Output all records below verbatim.

-=-=-

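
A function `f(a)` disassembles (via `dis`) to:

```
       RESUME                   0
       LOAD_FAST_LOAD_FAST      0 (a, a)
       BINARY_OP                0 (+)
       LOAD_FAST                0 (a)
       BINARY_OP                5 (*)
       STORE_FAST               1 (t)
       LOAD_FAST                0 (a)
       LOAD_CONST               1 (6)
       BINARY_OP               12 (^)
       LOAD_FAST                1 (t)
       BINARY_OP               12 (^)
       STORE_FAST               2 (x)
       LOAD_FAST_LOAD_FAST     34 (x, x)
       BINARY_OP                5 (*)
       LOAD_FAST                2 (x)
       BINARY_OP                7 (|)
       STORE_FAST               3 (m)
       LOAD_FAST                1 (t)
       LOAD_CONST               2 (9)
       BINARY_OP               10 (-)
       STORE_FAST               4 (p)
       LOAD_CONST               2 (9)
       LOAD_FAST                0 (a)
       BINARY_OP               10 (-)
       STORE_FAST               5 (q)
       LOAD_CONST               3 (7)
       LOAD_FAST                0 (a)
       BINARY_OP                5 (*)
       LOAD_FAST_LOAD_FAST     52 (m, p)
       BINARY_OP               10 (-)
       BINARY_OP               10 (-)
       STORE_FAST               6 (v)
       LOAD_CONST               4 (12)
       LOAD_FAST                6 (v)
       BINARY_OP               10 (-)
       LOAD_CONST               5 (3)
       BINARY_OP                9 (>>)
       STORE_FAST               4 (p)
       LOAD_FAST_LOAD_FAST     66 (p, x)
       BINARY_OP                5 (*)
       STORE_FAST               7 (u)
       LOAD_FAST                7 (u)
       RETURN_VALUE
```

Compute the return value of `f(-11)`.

LOAD_FAST_LOAD_FAST a,a → push -11,-11. Stack: [-11, -11]
BINARY_OP + → -11 + -11 = -22. Stack: [-22]
LOAD_FAST a → push -11. Stack: [-22, -11]
BINARY_OP * → -22 * -11 = 242. Stack: [242]
STORE_FAST t → t=242. Stack: []
LOAD_FAST a → push -11. Stack: [-11]
LOAD_CONST → push 6. Stack: [-11, 6]
BINARY_OP ^ → -11 ^ 6 = -13. Stack: [-13]
LOAD_FAST t → push 242. Stack: [-13, 242]
BINARY_OP ^ → -13 ^ 242 = -255. Stack: [-255]
STORE_FAST x → x=-255. Stack: []
LOAD_FAST_LOAD_FAST x,x → push -255,-255. Stack: [-255, -255]
BINARY_OP * → -255 * -255 = 65025. Stack: [65025]
LOAD_FAST x → push -255. Stack: [65025, -255]
BINARY_OP | → 65025 | -255 = -255. Stack: [-255]
STORE_FAST m → m=-255. Stack: []
LOAD_FAST t → push 242. Stack: [242]
LOAD_CONST → push 9. Stack: [242, 9]
BINARY_OP - → 242 - 9 = 233. Stack: [233]
STORE_FAST p → p=233. Stack: []
LOAD_CONST → push 9. Stack: [9]
LOAD_FAST a → push -11. Stack: [9, -11]
BINARY_OP - → 9 - -11 = 20. Stack: [20]
STORE_FAST q → q=20. Stack: []
LOAD_CONST → push 7. Stack: [7]
LOAD_FAST a → push -11. Stack: [7, -11]
BINARY_OP * → 7 * -11 = -77. Stack: [-77]
LOAD_FAST_LOAD_FAST m,p → push -255,233. Stack: [-77, -255, 233]
BINARY_OP - → -255 - 233 = -488. Stack: [-77, -488]
BINARY_OP - → -77 - -488 = 411. Stack: [411]
STORE_FAST v → v=411. Stack: []
LOAD_CONST → push 12. Stack: [12]
LOAD_FAST v → push 411. Stack: [12, 411]
BINARY_OP - → 12 - 411 = -399. Stack: [-399]
LOAD_CONST → push 3. Stack: [-399, 3]
BINARY_OP >> → -399 >> 3 = -50. Stack: [-50]
STORE_FAST p → p=-50. Stack: []
LOAD_FAST_LOAD_FAST p,x → push -50,-255. Stack: [-50, -255]
BINARY_OP * → -50 * -255 = 12750. Stack: [12750]
STORE_FAST u → u=12750. Stack: []
LOAD_FAST u → push 12750. Stack: [12750]
RETURN_VALUE → return 12750.

12750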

-=-=-

*Written answer:*
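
A function `f(a)` disassembles (via `dis`) to:

```
       RESUME                   0
       LOAD_FAST_LOAD_FAST      0 (a, a)
       BINARY_OP                0 (+)
       LOAD_FAST                0 (a)
       BINARY_OP                5 (*)
       STORE_FAST               1 (t)
       LOAD_FAST                0 (a)
       LOAD_CONST               1 (6)
       BINARY_OP               12 (^)
       LOAD_FAST                1 (t)
       BINARY_OP               12 (^)
       STORE_FAST               2 (x)
       LOAD_FAST_LOAD_FAST     34 (x, x)
       BINARY_OP                5 (*)
       LOAD_FAST                2 (x)
       BINARY_OP                7 (|)
       STORE_FAST               3 (m)
       LOAD_FAST                1 (t)
       LOAD_CONST               2 (9)
       BINARY_OP               10 (-)
       STORE_FAST               4 (p)
       LOAD_CONST               2 (9)
       LOAD_FAST                0 (a)
       BINARY_OP               10 (-)
       STORE_FAST               5 (q)
       LOAD_CONST               3 (7)
       LOAD_FAST                0 (a)
       BINARY_OP                5 (*)
       LOAD_FAST_LOAD_FAST     52 (m, p)
       BINARY_OP               10 (-)
       BINARY_OP               10 (-)
       STORE_FAST               6 (v)
       LOAD_CONST               4 (12)
       LOAD_FAST                6 (v)
       BINARY_OP               10 (-)
       LOAD_CONST               5 (3)
       BINARY_OP                9 (>>)
       STORE_FAST               4 (p)
       LOAD_FAST_LOAD_FAST     66 (p, x)
       BINARY_OP                5 (*)
       STORE_FAST               7 (u)
       LOAD_FAST                7 (u)
       RETURN_VALUE
```

Compute the return value of `f(-11)`.

LOAD_FAST_LOAD_FAST a,a → push -11,-11. Stack: [-11, -11]
BINARY_OP + → -11 + -11 = -22. Stack: [-22]
LOAD_FAST a → push -11. Stack: [-22, -11]
BINARY_OP * → -22 * -11 = 242. Stack: [242]
STORE_FAST t → t=242. Stack: []
LOAD_FAST a → push -11. Stack: [-11]
LOAD_CONST → push 6. Stack: [-11, 6]
BINARY_OP ^ → -11 ^ 6 = -13. Stack: [-13]
LOAD_FAST t → push 242. Stack: [-13, 242]
BINARY_OP ^ → -13 ^ 242 = -255. Stack: [-255]
STORE_FAST x → x=-255. Stack: []
LOAD_FAST_LOAD_FAST x,x → push -255,-255. Stack: [-255, -255]
BINARY_OP * → -255 * -255 = 65025. Stack: [65025]
LOAD_FAST x → push -255. Stack: [65025, -255]
BINARY_OP | → 65025 | -255 = -255. Stack: [-255]
STORE_FAST m → m=-255. Stack: []
LOAD_FAST t → push 242. Stack: [242]
LOAD_CONST → push 9. Stack: [242, 9]
BINARY_OP - → 242 - 9 = 233. Stack: [233]
STORE_FAST p → p=233. Stack: []
LOAD_CONST → push 9. Stack: [9]
LOAD_FAST a → push -11. Stack: [9, -11]
BINARY_OP - → 9 - -11 = 20. Stack: [20]
STORE_FAST q → q=20. Stack: []
LOAD_CONST → push 7. Stack: [7]
LOAD_FAST a → push -11. Stack: [7, -11]
BINARY_OP * → 7 * -11 = -77. Stack: [-77]
LOAD_FAST_LOAD_FAST m,p → push -255,233. Stack: [-77, -255, 233]
BINARY_OP - → -255 - 233 = -488. Stack: [-77, -488]
BINARY_OP - → -77 - -488 = 411. Stack: [411]
STORE_FAST v → v=411. Stack: []
LOAD_CONST → push 12. Stack: [12]
LOAD_FAST v → push 411. Stack: [12, 411]
BINARY_OP - → 12 - 411 = -399. Stack: [-399]
LOAD_CONST → push 3. Stack: [-399, 3]
BINARY_OP >> → -399 >> 3 = -50. Stack: [-50]
STORE_FAST p → p=-50. Stack: []
LOAD_FAST_LOAD_FAST p,x → push -50,-255. Stack: [-50, -255]
BINARY_OP * → -50 * -255 = 12750. Stack: [12750]
STORE_FAST u → u=12750. Stack: []
LOAD_FAST u → push 12750. Stack: [12750]
RETURN_VALUE → return 12750.

12750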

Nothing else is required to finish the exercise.